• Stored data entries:
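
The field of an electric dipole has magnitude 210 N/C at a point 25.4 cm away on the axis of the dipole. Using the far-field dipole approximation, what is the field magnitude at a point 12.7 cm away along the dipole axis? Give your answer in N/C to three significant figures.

Dipole fields scale as 1/r³ in the far field; the geometry is the same at both points.
E₂ = E₁ · (r₁/r₂)³ = 210 · (25.4/12.7)³.
(r₁/r₂)³ = (2)³ = 8.
E₂ ≈ 1680 N/C.

E ≈ 1680 N/C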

• WORK REQUIRED: Reproduce all entries. Keep them exact.

• RESPONSE AREA:
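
The field of an electric dipole has magnitude 210 N/C at a point 25.4 cm away on the axis of the dipole. Using the far-field dipole approximation, what is the field magnitude at a point 12.7 cm away along the dipole axis? Give your answer in N/C to three significant figures.

Dipole fields scale as 1/r³ in the far field; the geometry is the same at both points.
E₂ = E₁ · (r₁/r₂)³ = 210 · (25.4/12.7)³.
(r₁/r₂)³ = (2)³ = 8.
E₂ ≈ 1680 N/C.

E ≈ 1680 N/C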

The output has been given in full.